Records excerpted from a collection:
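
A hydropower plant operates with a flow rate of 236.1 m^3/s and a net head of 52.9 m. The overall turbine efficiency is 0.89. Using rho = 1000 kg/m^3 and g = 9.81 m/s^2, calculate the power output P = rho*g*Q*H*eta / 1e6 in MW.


P = 1000 * 9.81 * 236.1 * 52.9 * 0.89 / 1e6 = 109.0462 MW


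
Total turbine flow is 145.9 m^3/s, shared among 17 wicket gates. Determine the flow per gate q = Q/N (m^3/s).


q = 145.9 / 17 = 8.5824 m^3/s


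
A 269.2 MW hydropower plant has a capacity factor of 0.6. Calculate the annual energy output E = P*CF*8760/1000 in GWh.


E = 269.2 * 0.6 * 8760 / 1000 = 1414.9152 GWh


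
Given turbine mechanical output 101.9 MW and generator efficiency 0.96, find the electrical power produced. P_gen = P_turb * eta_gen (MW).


P_gen = 101.9 * 0.96 = 97.8240 MW


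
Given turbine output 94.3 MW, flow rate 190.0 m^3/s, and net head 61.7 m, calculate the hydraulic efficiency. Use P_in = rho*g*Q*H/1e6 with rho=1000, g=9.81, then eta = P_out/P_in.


P_in = 1000 * 9.81 * 190.0 * 61.7 / 1e6 = 115.0026 MW
eta = 94.3 / 115.0026 = 0.8200


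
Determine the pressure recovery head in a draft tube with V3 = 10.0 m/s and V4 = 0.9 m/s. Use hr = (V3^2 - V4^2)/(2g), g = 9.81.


hr = (10.0^2 - 0.9^2) / (2*9.81) = 5.0556 m


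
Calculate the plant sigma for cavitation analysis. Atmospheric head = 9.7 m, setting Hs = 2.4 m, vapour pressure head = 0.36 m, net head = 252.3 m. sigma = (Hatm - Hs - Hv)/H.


sigma = (9.7 - 2.4 - 0.36) / 252.3 = 0.0275


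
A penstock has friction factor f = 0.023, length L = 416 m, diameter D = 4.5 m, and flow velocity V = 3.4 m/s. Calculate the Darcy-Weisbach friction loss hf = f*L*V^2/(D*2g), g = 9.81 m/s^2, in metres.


hf = 0.023 * 416 * 3.4^2 / (4.5 * 2 * 9.81) = 1.2528 m


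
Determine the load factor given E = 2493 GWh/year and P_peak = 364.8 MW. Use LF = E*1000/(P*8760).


LF = 2493 * 1000 / (364.8 * 8760) = 0.7801


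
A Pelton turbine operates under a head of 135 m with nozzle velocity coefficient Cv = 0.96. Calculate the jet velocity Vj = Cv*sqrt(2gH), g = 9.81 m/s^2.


Vj = 0.96 * sqrt(2*9.81*135) = 49.4069 m/s


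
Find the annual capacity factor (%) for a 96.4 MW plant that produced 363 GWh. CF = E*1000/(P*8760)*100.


CF = 363 * 1000 / (96.4 * 8760) * 100 = 42.9858 %


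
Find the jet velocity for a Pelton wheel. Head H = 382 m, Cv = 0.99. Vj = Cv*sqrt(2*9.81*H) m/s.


Vj = 0.99 * sqrt(2*9.81*382) = 85.7070 m/s


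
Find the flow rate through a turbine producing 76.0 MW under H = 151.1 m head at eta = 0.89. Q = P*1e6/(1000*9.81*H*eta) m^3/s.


Q = 76.0 * 1e6 / (1000 * 9.81 * 151.1 * 0.89) = 57.6090 m^3/s


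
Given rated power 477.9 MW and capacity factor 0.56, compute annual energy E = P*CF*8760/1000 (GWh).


E = 477.9 * 0.56 * 8760 / 1000 = 2344.3862 GWh


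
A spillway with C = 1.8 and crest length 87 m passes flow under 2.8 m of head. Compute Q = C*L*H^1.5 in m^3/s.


Q = 1.8 * 87 * 2.8^1.5 = 733.7174 m^3/s


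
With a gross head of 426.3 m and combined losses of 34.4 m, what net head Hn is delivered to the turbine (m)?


Hn = 426.3 - 34.4 = 391.9000 m


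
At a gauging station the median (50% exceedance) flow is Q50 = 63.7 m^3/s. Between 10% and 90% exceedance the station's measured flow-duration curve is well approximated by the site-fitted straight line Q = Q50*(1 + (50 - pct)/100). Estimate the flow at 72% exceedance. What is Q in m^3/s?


Q = 63.7 * (1 + (50 - 72)/100) = 49.6860 m^3/s


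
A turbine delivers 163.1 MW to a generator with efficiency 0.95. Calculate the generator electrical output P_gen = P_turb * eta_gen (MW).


P_gen = 163.1 * 0.95 = 154.9450 MW


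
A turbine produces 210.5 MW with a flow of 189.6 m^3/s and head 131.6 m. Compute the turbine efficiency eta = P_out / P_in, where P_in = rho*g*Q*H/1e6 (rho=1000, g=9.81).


P_in = 1000 * 9.81 * 189.6 * 131.6 / 1e6 = 244.7728 MW
eta = 210.5 / 244.7728 = 0.8600


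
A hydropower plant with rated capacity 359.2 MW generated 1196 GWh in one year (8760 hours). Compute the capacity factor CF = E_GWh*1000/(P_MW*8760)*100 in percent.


CF = 1196 * 1000 / (359.2 * 8760) * 100 = 38.0094 %


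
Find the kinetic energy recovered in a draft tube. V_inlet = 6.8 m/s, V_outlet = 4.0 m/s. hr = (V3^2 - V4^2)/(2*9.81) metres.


hr = (6.8^2 - 4.0^2) / (2*9.81) = 1.5413 m


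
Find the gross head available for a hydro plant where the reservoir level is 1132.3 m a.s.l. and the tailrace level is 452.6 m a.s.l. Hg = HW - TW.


Hg = 1132.3 - 452.6 = 679.7000 m


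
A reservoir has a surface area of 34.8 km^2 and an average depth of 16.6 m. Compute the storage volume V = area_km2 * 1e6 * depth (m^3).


V = 34.8 * 1e6 * 16.6 = 5.7768e+08 m^3


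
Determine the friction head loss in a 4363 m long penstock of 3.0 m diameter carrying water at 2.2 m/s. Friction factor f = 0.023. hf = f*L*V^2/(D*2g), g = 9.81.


hf = 0.023 * 4363 * 2.2^2 / (3.0 * 2 * 9.81) = 8.2516 m


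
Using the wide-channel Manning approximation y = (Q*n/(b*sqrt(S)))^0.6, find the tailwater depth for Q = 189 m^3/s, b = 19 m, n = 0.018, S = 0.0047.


y = (189 * 0.018 / (19 * 0.0047^0.5))^0.6 = 1.7789 m


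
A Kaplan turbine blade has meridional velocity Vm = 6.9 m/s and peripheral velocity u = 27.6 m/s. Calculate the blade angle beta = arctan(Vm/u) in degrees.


beta = arctan(6.9 / 27.6) = 14.0362 degrees


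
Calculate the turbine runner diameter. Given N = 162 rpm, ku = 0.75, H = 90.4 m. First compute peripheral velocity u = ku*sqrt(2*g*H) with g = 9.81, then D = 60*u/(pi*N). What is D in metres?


u = 0.75 * sqrt(2*9.81*90.4) = 31.5860 m/s
D = 60 * 31.5860 / (pi * 162) = 3.7238 m


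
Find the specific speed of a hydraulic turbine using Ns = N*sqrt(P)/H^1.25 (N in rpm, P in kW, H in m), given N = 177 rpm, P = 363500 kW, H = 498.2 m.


Ns = 177 * 363500^0.5 / 498.2^1.25 = 45.3389


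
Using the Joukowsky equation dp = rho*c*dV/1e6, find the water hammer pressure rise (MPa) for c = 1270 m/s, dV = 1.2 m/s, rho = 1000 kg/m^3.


dp = 1000 * 1270 * 1.2 / 1e6 = 1.5240 MPa


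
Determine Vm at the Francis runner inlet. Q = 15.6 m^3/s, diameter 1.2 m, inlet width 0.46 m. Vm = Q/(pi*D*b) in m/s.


Vm = 15.6 / (pi * 1.2 * 0.46) = 8.9957 m/s


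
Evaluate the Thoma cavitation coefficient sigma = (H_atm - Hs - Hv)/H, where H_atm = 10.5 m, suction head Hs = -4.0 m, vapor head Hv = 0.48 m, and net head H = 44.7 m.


sigma = (10.5 - (-4.0) - 0.48) / 44.7 = 0.3136


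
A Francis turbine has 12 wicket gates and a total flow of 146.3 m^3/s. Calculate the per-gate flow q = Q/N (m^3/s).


q = 146.3 / 12 = 12.1917 m^3/s


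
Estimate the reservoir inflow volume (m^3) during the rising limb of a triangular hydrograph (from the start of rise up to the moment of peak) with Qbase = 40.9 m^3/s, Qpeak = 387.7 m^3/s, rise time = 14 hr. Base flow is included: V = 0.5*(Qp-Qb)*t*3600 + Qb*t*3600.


V = 0.5*(387.7 - 40.9)*14*3600 + 40.9*14*3600 = 1.0801e+07 m^3


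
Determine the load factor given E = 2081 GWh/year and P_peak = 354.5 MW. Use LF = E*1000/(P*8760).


LF = 2081 * 1000 / (354.5 * 8760) = 0.6701


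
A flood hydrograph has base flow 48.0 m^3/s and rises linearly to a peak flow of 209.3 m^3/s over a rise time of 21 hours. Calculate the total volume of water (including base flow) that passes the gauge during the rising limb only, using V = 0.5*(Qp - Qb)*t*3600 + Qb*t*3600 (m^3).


V = 0.5*(209.3 - 48.0)*21*3600 + 48.0*21*3600 = 9.7259e+06 m^3


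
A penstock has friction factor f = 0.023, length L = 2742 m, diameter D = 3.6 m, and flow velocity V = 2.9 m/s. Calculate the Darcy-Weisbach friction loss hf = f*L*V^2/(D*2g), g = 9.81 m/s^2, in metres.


hf = 0.023 * 2742 * 2.9^2 / (3.6 * 2 * 9.81) = 7.5091 m


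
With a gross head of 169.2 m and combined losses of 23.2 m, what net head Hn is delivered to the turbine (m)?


Hn = 169.2 - 23.2 = 146.0000 m


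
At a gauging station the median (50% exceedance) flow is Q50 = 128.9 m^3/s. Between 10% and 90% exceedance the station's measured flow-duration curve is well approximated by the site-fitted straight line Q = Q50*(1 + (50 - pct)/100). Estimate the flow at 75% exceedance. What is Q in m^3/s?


Q = 128.9 * (1 + (50 - 75)/100) = 96.6750 m^3/s


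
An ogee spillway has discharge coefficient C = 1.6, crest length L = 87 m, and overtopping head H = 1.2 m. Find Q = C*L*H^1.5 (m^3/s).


Q = 1.6 * 87 * 1.2^1.5 = 182.9832 m^3/s


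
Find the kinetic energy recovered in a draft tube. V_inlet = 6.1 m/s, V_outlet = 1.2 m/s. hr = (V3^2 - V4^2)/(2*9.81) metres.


hr = (6.1^2 - 1.2^2) / (2*9.81) = 1.8231 m


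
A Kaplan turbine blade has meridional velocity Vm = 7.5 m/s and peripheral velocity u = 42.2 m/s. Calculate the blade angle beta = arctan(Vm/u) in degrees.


beta = arctan(7.5 / 42.2) = 10.0777 degrees


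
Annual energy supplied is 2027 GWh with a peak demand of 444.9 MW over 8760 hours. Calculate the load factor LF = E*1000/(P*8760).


LF = 2027 * 1000 / (444.9 * 8760) = 0.5201


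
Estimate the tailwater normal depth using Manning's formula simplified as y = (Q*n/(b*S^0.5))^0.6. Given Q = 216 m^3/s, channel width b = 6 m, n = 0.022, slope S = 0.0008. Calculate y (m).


y = (216 * 0.022 / (6 * 0.0008^0.5))^0.6 = 7.3843 m


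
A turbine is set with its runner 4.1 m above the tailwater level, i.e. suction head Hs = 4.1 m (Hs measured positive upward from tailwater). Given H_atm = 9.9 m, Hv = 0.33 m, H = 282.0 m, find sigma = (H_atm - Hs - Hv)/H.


sigma = (9.9 - 4.1 - 0.33) / 282.0 = 0.0194


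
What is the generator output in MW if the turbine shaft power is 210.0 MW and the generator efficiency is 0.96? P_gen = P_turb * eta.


P_gen = 210.0 * 0.96 = 201.6000 MW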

Exercise directions | Lines from the one containing "2742 m, diameter" to the end of the data are to be printed exactly, including the first and last.

Written solution |
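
A penstock has friction factor f = 0.023, length L = 2742 m, diameter D = 3.6 m, and flow velocity V = 2.9 m/s. Calculate the Darcy-Weisbach friction loss hf = f*L*V^2/(D*2g), g = 9.81 m/s^2, in metres.


hf = 0.023 * 2742 * 2.9^2 / (3.6 * 2 * 9.81) = 7.5091 m


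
With a gross head of 169.2 m and combined losses of 23.2 m, what net head Hn is delivered to the turbine (m)?


Hn = 169.2 - 23.2 = 146.0000 m


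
At a gauging station the median (50% exceedance) flow is Q50 = 128.9 m^3/s. Between 10% and 90% exceedance the station's measured flow-duration curve is well approximated by the site-fitted straight line Q = Q50*(1 + (50 - pct)/100). Estimate the flow at 75% exceedance. What is Q in m^3/s?


Q = 128.9 * (1 + (50 - 75)/100) = 96.6750 m^3/s


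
An ogee spillway has discharge coefficient C = 1.6, crest length L = 87 m, and overtopping head H = 1.2 m. Find Q = C*L*H^1.5 (m^3/s).


Q = 1.6 * 87 * 1.2^1.5 = 182.9832 m^3/s


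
Find the kinetic energy recovered in a draft tube. V_inlet = 6.1 m/s, V_outlet = 1.2 m/s. hr = (V3^2 - V4^2)/(2*9.81) metres.


hr = (6.1^2 - 1.2^2) / (2*9.81) = 1.8231 m


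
A Kaplan turbine blade has meridional velocity Vm = 7.5 m/s and peripheral velocity u = 42.2 m/s. Calculate the blade angle beta = arctan(Vm/u) in degrees.


beta = arctan(7.5 / 42.2) = 10.0777 degrees


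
Annual energy supplied is 2027 GWh with a peak demand of 444.9 MW over 8760 hours. Calculate the load factor LF = E*1000/(P*8760).


LF = 2027 * 1000 / (444.9 * 8760) = 0.5201


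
Estimate the tailwater normal depth using Manning's formula simplified as y = (Q*n/(b*S^0.5))^0.6. Given Q = 216 m^3/s, channel width b = 6 m, n = 0.022, slope S = 0.0008. Calculate y (m).


y = (216 * 0.022 / (6 * 0.0008^0.5))^0.6 = 7.3843 m


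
A turbine is set with its runner 4.1 m above the tailwater level, i.e. suction head Hs = 4.1 m (Hs measured positive upward from tailwater). Given H_atm = 9.9 m, Hv = 0.33 m, H = 282.0 m, find sigma = (H_atm - Hs - Hv)/H.


sigma = (9.9 - 4.1 - 0.33) / 282.0 = 0.0194


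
What is the generator output in MW if the turbine shaft power is 210.0 MW and the generator efficiency is 0.96? P_gen = P_turb * eta.


P_gen = 210.0 * 0.96 = 201.6000 MW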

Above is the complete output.